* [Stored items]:
+ + + + +
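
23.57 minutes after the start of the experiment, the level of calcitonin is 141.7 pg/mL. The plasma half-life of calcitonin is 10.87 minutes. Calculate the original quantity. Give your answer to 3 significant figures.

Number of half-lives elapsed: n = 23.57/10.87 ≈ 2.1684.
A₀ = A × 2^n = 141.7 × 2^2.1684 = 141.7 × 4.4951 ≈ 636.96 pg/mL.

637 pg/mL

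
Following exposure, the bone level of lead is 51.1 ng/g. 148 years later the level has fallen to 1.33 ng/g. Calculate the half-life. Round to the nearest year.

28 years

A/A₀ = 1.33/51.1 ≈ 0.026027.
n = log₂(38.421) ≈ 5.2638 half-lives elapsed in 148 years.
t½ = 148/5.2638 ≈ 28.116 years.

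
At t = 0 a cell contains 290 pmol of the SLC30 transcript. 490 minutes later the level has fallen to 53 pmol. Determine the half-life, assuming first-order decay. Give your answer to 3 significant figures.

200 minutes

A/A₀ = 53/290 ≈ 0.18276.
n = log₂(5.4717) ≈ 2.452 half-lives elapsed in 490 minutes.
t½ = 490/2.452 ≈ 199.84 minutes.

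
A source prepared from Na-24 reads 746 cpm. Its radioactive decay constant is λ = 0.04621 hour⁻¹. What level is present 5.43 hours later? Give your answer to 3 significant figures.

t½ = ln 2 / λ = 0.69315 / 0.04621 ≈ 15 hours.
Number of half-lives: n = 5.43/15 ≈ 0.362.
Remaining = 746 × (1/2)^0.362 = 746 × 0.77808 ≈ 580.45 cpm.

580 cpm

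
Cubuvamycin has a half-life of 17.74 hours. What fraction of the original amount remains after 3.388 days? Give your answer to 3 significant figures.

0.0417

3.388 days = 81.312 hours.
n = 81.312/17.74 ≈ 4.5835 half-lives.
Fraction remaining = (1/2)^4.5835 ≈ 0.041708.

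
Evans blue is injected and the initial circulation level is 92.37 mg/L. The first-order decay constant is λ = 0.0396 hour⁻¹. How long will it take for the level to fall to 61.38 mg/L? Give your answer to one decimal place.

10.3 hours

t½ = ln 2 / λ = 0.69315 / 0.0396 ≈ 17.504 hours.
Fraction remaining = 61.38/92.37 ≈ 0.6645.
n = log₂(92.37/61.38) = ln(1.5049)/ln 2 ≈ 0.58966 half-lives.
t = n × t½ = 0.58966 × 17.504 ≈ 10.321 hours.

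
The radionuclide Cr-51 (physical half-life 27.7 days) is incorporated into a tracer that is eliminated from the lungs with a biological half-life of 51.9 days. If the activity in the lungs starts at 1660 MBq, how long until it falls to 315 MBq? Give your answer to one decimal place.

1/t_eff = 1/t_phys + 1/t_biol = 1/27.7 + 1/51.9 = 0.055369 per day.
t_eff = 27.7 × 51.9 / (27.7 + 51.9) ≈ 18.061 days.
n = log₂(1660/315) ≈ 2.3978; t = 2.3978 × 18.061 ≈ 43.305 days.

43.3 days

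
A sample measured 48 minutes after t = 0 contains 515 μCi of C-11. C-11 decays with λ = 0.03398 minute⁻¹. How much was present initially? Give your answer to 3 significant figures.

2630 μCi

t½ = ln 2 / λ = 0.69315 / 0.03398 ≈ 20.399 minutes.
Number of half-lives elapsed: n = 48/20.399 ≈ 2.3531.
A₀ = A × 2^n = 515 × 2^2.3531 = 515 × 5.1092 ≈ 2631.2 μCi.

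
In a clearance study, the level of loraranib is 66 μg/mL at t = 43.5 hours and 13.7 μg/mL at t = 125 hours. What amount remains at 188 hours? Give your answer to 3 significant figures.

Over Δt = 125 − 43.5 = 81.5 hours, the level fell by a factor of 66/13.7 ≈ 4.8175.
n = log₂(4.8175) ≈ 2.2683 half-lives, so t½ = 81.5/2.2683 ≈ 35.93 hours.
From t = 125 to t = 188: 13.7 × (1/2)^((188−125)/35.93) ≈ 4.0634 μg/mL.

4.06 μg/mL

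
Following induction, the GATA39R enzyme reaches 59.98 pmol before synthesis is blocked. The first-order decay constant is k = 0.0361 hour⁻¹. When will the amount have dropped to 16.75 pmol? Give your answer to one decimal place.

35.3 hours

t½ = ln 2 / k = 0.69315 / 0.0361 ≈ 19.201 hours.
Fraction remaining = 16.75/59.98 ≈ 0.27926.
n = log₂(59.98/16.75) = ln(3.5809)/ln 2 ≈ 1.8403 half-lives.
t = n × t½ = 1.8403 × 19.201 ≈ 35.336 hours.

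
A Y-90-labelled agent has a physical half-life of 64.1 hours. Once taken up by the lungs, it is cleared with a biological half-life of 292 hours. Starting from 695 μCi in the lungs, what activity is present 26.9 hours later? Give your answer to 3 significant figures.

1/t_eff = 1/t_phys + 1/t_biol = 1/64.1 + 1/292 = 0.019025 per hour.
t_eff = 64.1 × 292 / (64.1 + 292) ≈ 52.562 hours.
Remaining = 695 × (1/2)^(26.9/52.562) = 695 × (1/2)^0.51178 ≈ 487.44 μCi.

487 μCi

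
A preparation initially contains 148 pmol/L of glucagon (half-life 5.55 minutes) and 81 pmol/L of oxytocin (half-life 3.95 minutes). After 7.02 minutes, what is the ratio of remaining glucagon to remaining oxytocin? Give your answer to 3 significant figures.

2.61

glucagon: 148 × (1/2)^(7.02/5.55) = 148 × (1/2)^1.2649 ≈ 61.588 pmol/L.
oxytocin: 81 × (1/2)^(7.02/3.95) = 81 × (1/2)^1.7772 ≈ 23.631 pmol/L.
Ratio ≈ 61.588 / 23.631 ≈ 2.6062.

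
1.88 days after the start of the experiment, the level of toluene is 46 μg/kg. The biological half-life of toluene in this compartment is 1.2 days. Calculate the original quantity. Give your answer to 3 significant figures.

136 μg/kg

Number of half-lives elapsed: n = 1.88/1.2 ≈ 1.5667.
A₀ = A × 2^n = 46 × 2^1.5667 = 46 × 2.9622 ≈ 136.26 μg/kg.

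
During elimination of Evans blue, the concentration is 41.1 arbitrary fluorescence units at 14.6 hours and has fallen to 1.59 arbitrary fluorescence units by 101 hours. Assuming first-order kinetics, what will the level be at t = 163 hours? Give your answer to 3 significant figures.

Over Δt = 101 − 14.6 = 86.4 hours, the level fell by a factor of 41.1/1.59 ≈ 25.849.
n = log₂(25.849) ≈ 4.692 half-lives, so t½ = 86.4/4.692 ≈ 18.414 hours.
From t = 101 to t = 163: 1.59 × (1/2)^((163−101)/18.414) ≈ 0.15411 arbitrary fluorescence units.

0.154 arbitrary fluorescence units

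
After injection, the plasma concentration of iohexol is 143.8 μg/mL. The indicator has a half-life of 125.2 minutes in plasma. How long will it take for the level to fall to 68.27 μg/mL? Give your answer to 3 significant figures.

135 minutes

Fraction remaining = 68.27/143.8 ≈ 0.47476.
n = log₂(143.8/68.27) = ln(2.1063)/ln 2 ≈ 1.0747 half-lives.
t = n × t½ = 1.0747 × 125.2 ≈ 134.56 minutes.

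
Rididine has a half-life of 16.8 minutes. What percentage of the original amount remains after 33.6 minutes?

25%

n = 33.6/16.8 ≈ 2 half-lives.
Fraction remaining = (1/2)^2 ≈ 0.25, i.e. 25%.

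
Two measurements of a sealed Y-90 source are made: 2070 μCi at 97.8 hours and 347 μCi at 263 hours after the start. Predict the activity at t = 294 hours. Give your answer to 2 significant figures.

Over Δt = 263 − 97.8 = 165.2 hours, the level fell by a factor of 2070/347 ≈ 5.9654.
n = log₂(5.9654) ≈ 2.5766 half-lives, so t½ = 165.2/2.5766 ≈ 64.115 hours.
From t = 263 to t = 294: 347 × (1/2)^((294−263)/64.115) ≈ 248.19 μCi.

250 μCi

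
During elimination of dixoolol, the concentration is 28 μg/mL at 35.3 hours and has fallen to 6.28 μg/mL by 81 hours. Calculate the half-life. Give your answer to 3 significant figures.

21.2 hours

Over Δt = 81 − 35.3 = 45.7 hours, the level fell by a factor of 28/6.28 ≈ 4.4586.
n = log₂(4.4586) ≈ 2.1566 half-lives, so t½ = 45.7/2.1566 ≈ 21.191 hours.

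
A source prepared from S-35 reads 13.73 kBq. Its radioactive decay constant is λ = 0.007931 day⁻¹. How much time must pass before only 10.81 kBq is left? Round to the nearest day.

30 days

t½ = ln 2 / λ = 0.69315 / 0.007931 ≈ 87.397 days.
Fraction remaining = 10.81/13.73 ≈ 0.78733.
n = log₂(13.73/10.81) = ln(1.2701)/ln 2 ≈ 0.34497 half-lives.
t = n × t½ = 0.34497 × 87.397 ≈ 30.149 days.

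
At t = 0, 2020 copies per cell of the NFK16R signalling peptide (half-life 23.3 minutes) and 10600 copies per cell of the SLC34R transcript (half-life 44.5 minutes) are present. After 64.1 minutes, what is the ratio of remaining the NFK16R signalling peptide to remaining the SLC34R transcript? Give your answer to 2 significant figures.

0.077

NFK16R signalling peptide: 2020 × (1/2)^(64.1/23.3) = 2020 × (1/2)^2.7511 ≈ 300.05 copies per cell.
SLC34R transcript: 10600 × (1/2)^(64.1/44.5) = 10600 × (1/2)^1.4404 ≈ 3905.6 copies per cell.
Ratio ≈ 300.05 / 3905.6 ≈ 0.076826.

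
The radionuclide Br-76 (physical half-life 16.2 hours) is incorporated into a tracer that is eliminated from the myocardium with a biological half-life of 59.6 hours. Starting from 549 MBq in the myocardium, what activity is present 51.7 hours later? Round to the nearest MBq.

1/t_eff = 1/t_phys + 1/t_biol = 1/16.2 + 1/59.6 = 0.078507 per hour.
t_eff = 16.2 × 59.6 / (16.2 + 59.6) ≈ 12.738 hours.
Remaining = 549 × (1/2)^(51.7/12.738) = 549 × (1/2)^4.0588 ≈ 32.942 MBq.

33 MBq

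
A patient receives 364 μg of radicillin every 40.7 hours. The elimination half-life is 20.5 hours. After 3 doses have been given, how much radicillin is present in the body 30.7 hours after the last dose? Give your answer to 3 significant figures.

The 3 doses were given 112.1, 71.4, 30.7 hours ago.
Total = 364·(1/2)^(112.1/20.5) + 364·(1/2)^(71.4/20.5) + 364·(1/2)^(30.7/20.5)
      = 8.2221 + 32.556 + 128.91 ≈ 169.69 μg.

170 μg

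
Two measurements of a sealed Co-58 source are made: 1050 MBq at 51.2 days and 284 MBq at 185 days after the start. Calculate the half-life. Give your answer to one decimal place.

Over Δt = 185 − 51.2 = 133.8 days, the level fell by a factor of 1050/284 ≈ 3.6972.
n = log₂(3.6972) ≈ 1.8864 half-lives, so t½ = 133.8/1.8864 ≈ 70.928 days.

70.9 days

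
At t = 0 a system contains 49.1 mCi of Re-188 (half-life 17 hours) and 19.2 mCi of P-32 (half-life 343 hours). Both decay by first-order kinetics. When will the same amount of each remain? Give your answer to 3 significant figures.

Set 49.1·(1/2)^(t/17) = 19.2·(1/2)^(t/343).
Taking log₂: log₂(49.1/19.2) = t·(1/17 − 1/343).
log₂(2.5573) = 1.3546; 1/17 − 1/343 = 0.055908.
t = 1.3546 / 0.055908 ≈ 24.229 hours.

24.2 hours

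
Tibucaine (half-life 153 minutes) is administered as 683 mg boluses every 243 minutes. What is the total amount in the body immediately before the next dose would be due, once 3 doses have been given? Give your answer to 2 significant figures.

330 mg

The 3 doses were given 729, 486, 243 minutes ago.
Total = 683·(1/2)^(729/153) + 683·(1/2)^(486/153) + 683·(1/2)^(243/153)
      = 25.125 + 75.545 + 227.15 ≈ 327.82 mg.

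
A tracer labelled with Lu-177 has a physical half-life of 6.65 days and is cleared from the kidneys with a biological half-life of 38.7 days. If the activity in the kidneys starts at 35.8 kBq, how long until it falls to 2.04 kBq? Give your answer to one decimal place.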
+ + + + +
An exact copy of the lines from the one holding "Tibucaine (half-life 153" through the end of the data is the whole answer.

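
Tibucaine (half-life 153 minutes) is administered as 683 mg boluses every 243 minutes. What is the total amount in the body immediately before the next dose would be due, once 3 doses have been given? Give your answer to 2 significant figures.

330 mg

The 3 doses were given 729, 486, 243 minutes ago.
Total = 683·(1/2)^(729/153) + 683·(1/2)^(486/153) + 683·(1/2)^(243/153)
      = 25.125 + 75.545 + 227.15 ≈ 327.82 mg.

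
A tracer labelled with Lu-177 has a physical half-life of 6.65 days and is cleared from the kidneys with a biological half-life of 38.7 days. If the activity in the kidneys starts at 35.8 kBq, how long until it falls to 2.04 kBq? Give your answer to one decimal place.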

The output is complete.